# WHAT IS EXPECTED:
The expected output is every entry, repeated exactly.
[Opening DATASET ENTRIES section]
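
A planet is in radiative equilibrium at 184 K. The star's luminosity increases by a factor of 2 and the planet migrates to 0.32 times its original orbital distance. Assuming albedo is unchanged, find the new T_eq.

T_eq ≈ 387 K

T_eq ∝ L^(1/4) · d^(−1/2).
T′ = 184 × 2^(1/4) / 0.32^(1/2) = 387 K.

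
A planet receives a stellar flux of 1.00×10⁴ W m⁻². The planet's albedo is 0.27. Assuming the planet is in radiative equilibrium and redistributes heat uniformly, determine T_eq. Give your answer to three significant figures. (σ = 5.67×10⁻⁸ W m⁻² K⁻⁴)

T_eq ≈ 424 K

Energy balance: absorbed = emitted ⇒ πR²·S(1−A) = 4πR²·σT_eq⁴, so T_eq⁴ = S(1−A)/(4σ).
T_eq = [1.00×10⁴ × 0.73 / (4 × 5.67×10⁻⁸)]^(1/4) = (3.22×10¹⁰)^(1/4) = 424 K.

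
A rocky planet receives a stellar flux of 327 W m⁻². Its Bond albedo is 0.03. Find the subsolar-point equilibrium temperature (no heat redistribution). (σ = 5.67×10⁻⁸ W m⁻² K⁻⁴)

T_ss ≈ 273 K

At the subsolar point the surface absorbs S(1−A) and emits σT⁴ per unit area — no factor of 4, since only the local patch is in balance.
T = [327 × 0.97 / 5.67×10⁻⁸]^(1/4) = (5.59×10⁹)^(1/4) = 273 K.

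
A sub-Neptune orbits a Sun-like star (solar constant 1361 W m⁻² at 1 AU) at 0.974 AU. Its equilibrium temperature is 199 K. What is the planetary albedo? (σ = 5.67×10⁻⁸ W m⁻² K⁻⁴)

A ≈ 0.75

Flux at 0.974 AU: S = 1361/0.974² = 1430 W m⁻².
From T_eq⁴ = S(1−A)/(4σ): 1−A = 4σT_eq⁴/S.
1−A = 4 × 5.67×10⁻⁸ × (199)⁴ / 1430 = 0.248.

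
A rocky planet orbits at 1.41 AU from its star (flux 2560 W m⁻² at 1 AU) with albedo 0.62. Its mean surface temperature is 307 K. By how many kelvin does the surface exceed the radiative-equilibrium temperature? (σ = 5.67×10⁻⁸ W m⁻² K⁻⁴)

ΔT ≈ 91.5 K

S = 2560/1.41² = 1288 W m⁻².
T_eq = [S(1−A)/(4σ)]^(1/4) = [1288×0.38/(4×5.67×10⁻⁸)]^(1/4) = 215.5 K.
ΔT = T_surf − T_eq = 307 − 215.5.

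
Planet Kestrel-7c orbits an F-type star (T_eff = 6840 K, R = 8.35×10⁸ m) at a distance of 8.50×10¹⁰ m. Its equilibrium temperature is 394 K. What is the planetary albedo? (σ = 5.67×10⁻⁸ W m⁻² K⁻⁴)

L = 4πR_⋆²σT_⋆⁴ = 4π(8.35×10⁸)² × 5.67×10⁻⁸ × (6840)⁴ = 1.09×10²⁷ W.
S = L/(4πd²) = 1.20×10⁴ W m⁻².
From T_eq⁴ = S(1−A)/(4σ): 1−A = 4σT_eq⁴/S.
1−A = 4 × 5.67×10⁻⁸ × (394)⁴ / 1.20×10⁴ = 0.456.

A ≈ 0.54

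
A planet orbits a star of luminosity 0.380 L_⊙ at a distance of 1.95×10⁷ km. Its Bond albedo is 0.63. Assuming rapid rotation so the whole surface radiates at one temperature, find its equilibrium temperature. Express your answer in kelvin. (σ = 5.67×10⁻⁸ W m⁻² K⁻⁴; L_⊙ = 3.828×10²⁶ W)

d = 1.95×10⁷ km = 1.95×10¹⁰ m.
L = 0.380 × 3.828×10²⁶ = 1.45×10²⁶ W.
Flux: S = L/(4πd²) = 1.45×10²⁶/(4π×(1.95×10¹⁰)²) = 3.04×10⁴ W m⁻².
Energy balance: absorbed = emitted ⇒ πR²·S(1−A) = 4πR²·σT_eq⁴, so T_eq⁴ = S(1−A)/(4σ).
T_eq = [3.04×10⁴ × 0.37 / (4 × 5.67×10⁻⁸)]^(1/4) = (4.97×10¹⁰)^(1/4) = 472 K.

T_eq ≈ 472 K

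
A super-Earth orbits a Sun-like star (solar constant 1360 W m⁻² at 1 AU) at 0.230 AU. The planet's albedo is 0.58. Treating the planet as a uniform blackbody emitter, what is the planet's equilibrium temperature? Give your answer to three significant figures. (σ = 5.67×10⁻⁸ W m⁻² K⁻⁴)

T_eq ≈ 467 K

Flux at 0.230 AU: S = 1360/0.230² = 2.57×10⁴ W m⁻².
Energy balance: absorbed = emitted ⇒ πR²·S(1−A) = 4πR²·σT_eq⁴, so T_eq⁴ = S(1−A)/(4σ).
T_eq = [2.57×10⁴ × 0.42 / (4 × 5.67×10⁻⁸)]^(1/4) = (4.76×10¹⁰)^(1/4) = 467 K.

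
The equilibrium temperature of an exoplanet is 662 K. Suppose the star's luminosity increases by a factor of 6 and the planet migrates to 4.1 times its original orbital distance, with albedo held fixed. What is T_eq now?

T_eq ∝ L^(1/4) · d^(−1/2).
T′ = 662 × 6^(1/4) / 4.1^(1/2) = 512 K.

T_eq ≈ 512 K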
[Closing DATASET ENTRIES section]
# SOLUTION FOR THIS TASK:
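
A planet is in radiative equilibrium at 184 K. The star's luminosity increases by a factor of 2 and the planet migrates to 0.32 times its original orbital distance. Assuming albedo is unchanged, find the new T_eq.

T_eq ≈ 387 K

T_eq ∝ L^(1/4) · d^(−1/2).
T′ = 184 × 2^(1/4) / 0.32^(1/2) = 387 K.

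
A planet receives a stellar flux of 1.00×10⁴ W m⁻². The planet's albedo is 0.27. Assuming the planet is in radiative equilibrium and redistributes heat uniformly, determine T_eq. Give your answer to three significant figures. (σ = 5.67×10⁻⁸ W m⁻² K⁻⁴)

T_eq ≈ 424 K

Energy balance: absorbed = emitted ⇒ πR²·S(1−A) = 4πR²·σT_eq⁴, so T_eq⁴ = S(1−A)/(4σ).
T_eq = [1.00×10⁴ × 0.73 / (4 × 5.67×10⁻⁸)]^(1/4) = (3.22×10¹⁰)^(1/4) = 424 K.

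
A rocky planet receives a stellar flux of 327 W m⁻². Its Bond albedo is 0.03. Find the subsolar-point equilibrium temperature (no heat redistribution). (σ = 5.67×10⁻⁸ W m⁻² K⁻⁴)

T_ss ≈ 273 K

At the subsolar point the surface absorbs S(1−A) and emits σT⁴ per unit area — no factor of 4, since only the local patch is in balance.
T = [327 × 0.97 / 5.67×10⁻⁸]^(1/4) = (5.59×10⁹)^(1/4) = 273 K.

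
A sub-Neptune orbits a Sun-like star (solar constant 1361 W m⁻² at 1 AU) at 0.974 AU. Its equilibrium temperature is 199 K. What is the planetary albedo? (σ = 5.67×10⁻⁸ W m⁻² K⁻⁴)

A ≈ 0.75

Flux at 0.974 AU: S = 1361/0.974² = 1430 W m⁻².
From T_eq⁴ = S(1−A)/(4σ): 1−A = 4σT_eq⁴/S.
1−A = 4 × 5.67×10⁻⁸ × (199)⁴ / 1430 = 0.248.

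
A rocky planet orbits at 1.41 AU from its star (flux 2560 W m⁻² at 1 AU) with albedo 0.62. Its mean surface temperature is 307 K. By how many kelvin does the surface exceed the radiative-equilibrium temperature? (σ = 5.67×10⁻⁸ W m⁻² K⁻⁴)

ΔT ≈ 91.5 K

S = 2560/1.41² = 1288 W m⁻².
T_eq = [S(1−A)/(4σ)]^(1/4) = [1288×0.38/(4×5.67×10⁻⁸)]^(1/4) = 215.5 K.
ΔT = T_surf − T_eq = 307 − 215.5.

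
Planet Kestrel-7c orbits an F-type star (T_eff = 6840 K, R = 8.35×10⁸ m) at a distance of 8.50×10¹⁰ m. Its equilibrium temperature is 394 K. What is the planetary albedo? (σ = 5.67×10⁻⁸ W m⁻² K⁻⁴)

L = 4πR_⋆²σT_⋆⁴ = 4π(8.35×10⁸)² × 5.67×10⁻⁸ × (6840)⁴ = 1.09×10²⁷ W.
S = L/(4πd²) = 1.20×10⁴ W m⁻².
From T_eq⁴ = S(1−A)/(4σ): 1−A = 4σT_eq⁴/S.
1−A = 4 × 5.67×10⁻⁸ × (394)⁴ / 1.20×10⁴ = 0.456.

A ≈ 0.54

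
A planet orbits a star of luminosity 0.380 L_⊙ at a distance of 1.95×10⁷ km. Its Bond albedo is 0.63. Assuming rapid rotation so the whole surface radiates at one temperature, find its equilibrium temperature. Express your answer in kelvin. (σ = 5.67×10⁻⁸ W m⁻² K⁻⁴; L_⊙ = 3.828×10²⁶ W)

d = 1.95×10⁷ km = 1.95×10¹⁰ m.
L = 0.380 × 3.828×10²⁶ = 1.45×10²⁶ W.
Flux: S = L/(4πd²) = 1.45×10²⁶/(4π×(1.95×10¹⁰)²) = 3.04×10⁴ W m⁻².
Energy balance: absorbed = emitted ⇒ πR²·S(1−A) = 4πR²·σT_eq⁴, so T_eq⁴ = S(1−A)/(4σ).
T_eq = [3.04×10⁴ × 0.37 / (4 × 5.67×10⁻⁸)]^(1/4) = (4.97×10¹⁰)^(1/4) = 472 K.

T_eq ≈ 472 K

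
A super-Earth orbits a Sun-like star (solar constant 1360 W m⁻² at 1 AU) at 0.230 AU. The planet's albedo is 0.58. Treating the planet as a uniform blackbody emitter, what is the planet's equilibrium temperature? Give your answer to three significant figures. (σ = 5.67×10⁻⁸ W m⁻² K⁻⁴)

T_eq ≈ 467 K

Flux at 0.230 AU: S = 1360/0.230² = 2.57×10⁴ W m⁻².
Energy balance: absorbed = emitted ⇒ πR²·S(1−A) = 4πR²·σT_eq⁴, so T_eq⁴ = S(1−A)/(4σ).
T_eq = [2.57×10⁴ × 0.42 / (4 × 5.67×10⁻⁸)]^(1/4) = (4.76×10¹⁰)^(1/4) = 467 K.

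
The equilibrium temperature of an exoplanet is 662 K. Suppose the star's luminosity increases by a factor of 6 and the planet migrates to 4.1 times its original orbital distance, with albedo held fixed. What is T_eq now?

T_eq ∝ L^(1/4) · d^(−1/2).
T′ = 662 × 6^(1/4) / 4.1^(1/2) = 512 K.

T_eq ≈ 512 K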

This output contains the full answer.